Each record must reappear in the answer exactly as it is written.

▸ **Source material**:
[Start of Attachment]

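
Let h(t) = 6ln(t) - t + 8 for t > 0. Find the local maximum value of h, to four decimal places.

h'(t) = 6/t − 1 = 0 gives t = 6.
h''(t) = -6/t², which is negative for t > 0, so this is a local maximum.
h(6) = 6·ln(6) - 6 + 8 ≈ 12.7506.

12.7506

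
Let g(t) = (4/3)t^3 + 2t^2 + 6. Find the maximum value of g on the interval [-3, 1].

Differentiating, g'(t) = 4t^2 + 4t; which vanishes at t = -1 and t = 0.
Evaluating at the critical points and endpoints: g(-3) = -12, g(-1) = 20/3, g(0) = 6, g(1) = 28/3.
Hence the absolute maximum is 28/3 at t = 1.

28/3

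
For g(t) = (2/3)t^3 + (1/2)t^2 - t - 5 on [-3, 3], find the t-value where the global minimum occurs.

-3

g'(t) = 2t^2 + t - 1, which vanishes at t = -1 and t = 1/2.
Compare values at every candidate in [-3, 3]: g(-3) = -31/2,  g(-1) = -25/6,  g(1/2) = -127/24,  g(3) = 29/2.
The minimum over the interval is -31/2, attained at t = -3.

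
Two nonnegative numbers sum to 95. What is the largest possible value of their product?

With x + y = 95, the product is P(x) = x(95 − x).
P'(x) = 95 − 2x = 0 gives x = 95/2; P'' = −2 < 0, so this is the maximum.
P = 95/2·95/2 = 9025/4.

9025/4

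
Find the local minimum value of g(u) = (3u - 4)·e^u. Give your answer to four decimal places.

Differentiating with the product rule gives g'(u) = (3u - 1)·e^u. Since e^u > 0, the only critical point is u = 1/3.
g''(1/3) has the same sign as 3 > 0, so this is a local minimum.
g(1/3) = (-3)·e^(1/3) ≈ -4.1868.

-4.1868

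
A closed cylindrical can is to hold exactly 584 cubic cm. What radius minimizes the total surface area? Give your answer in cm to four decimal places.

With radius r and height h, πr²h = 584 so h = 584/(πr²), and S(r) = 2πr² + 2πrh = 2πr² + 2·584/r.
S'(r) = 4πr − 2·584/r² = 0 ⇒ r³ = 584/(2π), so r ≈ 4.5298 and h = 2r ≈ 9.0596.
S''(r) = 4π + 4·584/r³ > 0, so this is the minimum; S ≈ 386.7733.

4.5298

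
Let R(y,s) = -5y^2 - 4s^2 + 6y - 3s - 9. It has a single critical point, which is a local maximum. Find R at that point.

-531/80

∂R/∂y = -10y + 6 = 0 and ∂R/∂s = -8s - 3 = 0, so (y, s) = (3/5, -3/8).
The Hessian has R_{yy} = -10, R_{ss} = -8, R_{ys} = 0, giving D = 80 > 0 with R_{yy} < 0, so the point is a local maximum.
R(3/5, -3/8) = -531/80.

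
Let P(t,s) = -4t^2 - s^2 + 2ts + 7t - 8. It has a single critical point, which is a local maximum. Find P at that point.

-47/12

∂P/∂t = -8t + 2s + 7 = 0 and ∂P/∂s = 2t - 2s = 0, so (t, s) = (7/6, 7/6).
The Hessian has P_{tt} = -8, P_{ss} = -2, P_{ts} = 2, giving D = 12 > 0 with P_{tt} < 0, so the point is a local maximum.
P(7/6, 7/6) = -47/12.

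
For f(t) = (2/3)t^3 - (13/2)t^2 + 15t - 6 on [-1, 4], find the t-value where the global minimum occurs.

-1

f'(t) = 2t^2 - 13t + 15, whose only zero in [-1, 4] is t = 3/2.
Candidates: f(-1) = -169/6,  f(3/2) = 33/8,  f(4) = -22/3.
The minimum over the interval is -169/6, attained at t = -1.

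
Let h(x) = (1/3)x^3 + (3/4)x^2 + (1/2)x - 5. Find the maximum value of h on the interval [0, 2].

5/3

The derivative is x^2 + (3/2)x + 1/2, which has no zeros in [0, 2].
Evaluating at the critical points and endpoints: h(0) = -5,  h(2) = 5/3.
Hence the absolute maximum is 5/3 at x = 2.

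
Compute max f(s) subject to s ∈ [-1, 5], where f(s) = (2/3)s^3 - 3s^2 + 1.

The derivative is 2s^2 - 6s, which vanishes at s = 0 and s = 3.
Evaluating at the critical points and endpoints: f(-1) = -8/3,  f(0) = 1,  f(3) = -8,  f(5) = 28/3.
So the maximum is f(5) = 28/3.

28/3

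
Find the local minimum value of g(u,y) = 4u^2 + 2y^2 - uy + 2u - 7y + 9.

∂g/∂u = 8u - y + 2 = 0 and ∂g/∂y = -u + 4y - 7 = 0, so (u, y) = (-1/31, 54/31).
The Hessian has g_{uu} = 8, g_{yy} = 4, g_{uy} = -1, giving D = 31 > 0 with g_{uu} > 0, so the point is a local minimum.
g(-1/31, 54/31) = 89/31.

89/31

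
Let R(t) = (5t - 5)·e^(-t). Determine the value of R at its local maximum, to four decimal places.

By the product rule, R'(t) = (-5t + 10)·e^(-t). Since e^(-t) > 0, the only critical point is t = 2.
R''(2) has the same sign as -5 < 0, so this is a local maximum.
R(2) = (5)·e^(-2) ≈ 0.6767.

0.6767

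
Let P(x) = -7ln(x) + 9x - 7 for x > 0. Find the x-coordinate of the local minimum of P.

7/9

P'(x) = -7/x + 9 = 0 gives x = 7/9.
P''(x) = 7/x², which is positive for x > 0, so this is a local minimum.
P(7/9) = -7·ln(7/9) + 7 - 7 ≈ 1.7592.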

[End of Attachment]

▸ **Written answer**:
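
Let h(t) = 6ln(t) - t + 8 for t > 0. Find the local maximum value of h, to four decimal places.

h'(t) = 6/t − 1 = 0 gives t = 6.
h''(t) = -6/t², which is negative for t > 0, so this is a local maximum.
h(6) = 6·ln(6) - 6 + 8 ≈ 12.7506.

12.7506

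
Let g(t) = (4/3)t^3 + 2t^2 + 6. Find the maximum value of g on the interval [-3, 1].

Differentiating, g'(t) = 4t^2 + 4t; which vanishes at t = -1 and t = 0.
Evaluating at the critical points and endpoints: g(-3) = -12, g(-1) = 20/3, g(0) = 6, g(1) = 28/3.
Hence the absolute maximum is 28/3 at t = 1.

28/3

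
For g(t) = (2/3)t^3 + (1/2)t^2 - t - 5 on [-3, 3], find the t-value where the global minimum occurs.

-3

g'(t) = 2t^2 + t - 1, which vanishes at t = -1 and t = 1/2.
Compare values at every candidate in [-3, 3]: g(-3) = -31/2,  g(-1) = -25/6,  g(1/2) = -127/24,  g(3) = 29/2.
The minimum over the interval is -31/2, attained at t = -3.

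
Two nonnegative numbers sum to 95. What is the largest possible value of their product?

With x + y = 95, the product is P(x) = x(95 − x).
P'(x) = 95 − 2x = 0 gives x = 95/2; P'' = −2 < 0, so this is the maximum.
P = 95/2·95/2 = 9025/4.

9025/4

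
Find the local minimum value of g(u) = (3u - 4)·e^u. Give your answer to four decimal places.

Differentiating with the product rule gives g'(u) = (3u - 1)·e^u. Since e^u > 0, the only critical point is u = 1/3.
g''(1/3) has the same sign as 3 > 0, so this is a local minimum.
g(1/3) = (-3)·e^(1/3) ≈ -4.1868.

-4.1868

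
A closed cylindrical can is to hold exactly 584 cubic cm. What radius minimizes the total surface area? Give your answer in cm to four decimal places.

With radius r and height h, πr²h = 584 so h = 584/(πr²), and S(r) = 2πr² + 2πrh = 2πr² + 2·584/r.
S'(r) = 4πr − 2·584/r² = 0 ⇒ r³ = 584/(2π), so r ≈ 4.5298 and h = 2r ≈ 9.0596.
S''(r) = 4π + 4·584/r³ > 0, so this is the minimum; S ≈ 386.7733.

4.5298

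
Let R(y,s) = -5y^2 - 4s^2 + 6y - 3s - 9. It has a single critical point, which is a local maximum. Find R at that point.

-531/80

∂R/∂y = -10y + 6 = 0 and ∂R/∂s = -8s - 3 = 0, so (y, s) = (3/5, -3/8).
The Hessian has R_{yy} = -10, R_{ss} = -8, R_{ys} = 0, giving D = 80 > 0 with R_{yy} < 0, so the point is a local maximum.
R(3/5, -3/8) = -531/80.

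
Let P(t,s) = -4t^2 - s^2 + 2ts + 7t - 8. It has a single critical point, which is a local maximum. Find P at that point.

-47/12

∂P/∂t = -8t + 2s + 7 = 0 and ∂P/∂s = 2t - 2s = 0, so (t, s) = (7/6, 7/6).
The Hessian has P_{tt} = -8, P_{ss} = -2, P_{ts} = 2, giving D = 12 > 0 with P_{tt} < 0, so the point is a local maximum.
P(7/6, 7/6) = -47/12.

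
For f(t) = (2/3)t^3 - (13/2)t^2 + 15t - 6 on [-1, 4], find the t-value where the global minimum occurs.

-1

f'(t) = 2t^2 - 13t + 15, whose only zero in [-1, 4] is t = 3/2.
Candidates: f(-1) = -169/6,  f(3/2) = 33/8,  f(4) = -22/3.
The minimum over the interval is -169/6, attained at t = -1.

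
Let h(x) = (1/3)x^3 + (3/4)x^2 + (1/2)x - 5. Find the maximum value of h on the interval [0, 2].

5/3

The derivative is x^2 + (3/2)x + 1/2, which has no zeros in [0, 2].
Evaluating at the critical points and endpoints: h(0) = -5,  h(2) = 5/3.
Hence the absolute maximum is 5/3 at x = 2.

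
Compute max f(s) subject to s ∈ [-1, 5], where f(s) = (2/3)s^3 - 3s^2 + 1.

The derivative is 2s^2 - 6s, which vanishes at s = 0 and s = 3.
Evaluating at the critical points and endpoints: f(-1) = -8/3,  f(0) = 1,  f(3) = -8,  f(5) = 28/3.
So the maximum is f(5) = 28/3.

28/3

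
Find the local minimum value of g(u,y) = 4u^2 + 2y^2 - uy + 2u - 7y + 9.

∂g/∂u = 8u - y + 2 = 0 and ∂g/∂y = -u + 4y - 7 = 0, so (u, y) = (-1/31, 54/31).
The Hessian has g_{uu} = 8, g_{yy} = 4, g_{uy} = -1, giving D = 31 > 0 with g_{uu} > 0, so the point is a local minimum.
g(-1/31, 54/31) = 89/31.

89/31

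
Let R(t) = (5t - 5)·e^(-t). Determine the value of R at its local maximum, to four decimal places.

By the product rule, R'(t) = (-5t + 10)·e^(-t). Since e^(-t) > 0, the only critical point is t = 2.
R''(2) has the same sign as -5 < 0, so this is a local maximum.
R(2) = (5)·e^(-2) ≈ 0.6767.

0.6767

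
Let P(x) = -7ln(x) + 9x - 7 for x > 0. Find the x-coordinate of the local minimum of P.

7/9

P'(x) = -7/x + 9 = 0 gives x = 7/9.
P''(x) = 7/x², which is positive for x > 0, so this is a local minimum.
P(7/9) = -7·ln(7/9) + 7 - 7 ≈ 1.7592.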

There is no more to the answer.